▸ TASK REQUIREMENTS
Please return every line below that contains the string "centered".

********

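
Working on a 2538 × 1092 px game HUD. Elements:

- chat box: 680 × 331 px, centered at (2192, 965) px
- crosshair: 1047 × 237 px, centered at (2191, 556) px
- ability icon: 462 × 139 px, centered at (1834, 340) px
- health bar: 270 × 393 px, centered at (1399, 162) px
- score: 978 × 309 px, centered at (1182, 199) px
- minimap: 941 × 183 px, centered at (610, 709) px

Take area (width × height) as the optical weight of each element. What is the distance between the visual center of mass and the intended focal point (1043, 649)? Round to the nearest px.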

********

▸ WRITTEN SOLUTION
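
- chat box: 680 × 331 px, centered at (2192, 965) px
- crosshair: 1047 × 237 px, centered at (2191, 556) px
- ability icon: 462 × 139 px, centered at (1834, 340) px
- health bar: 270 × 393 px, centered at (1399, 162) px
- score: 978 × 309 px, centered at (1182, 199) px
- minimap: 941 × 183 px, centered at (610, 709) px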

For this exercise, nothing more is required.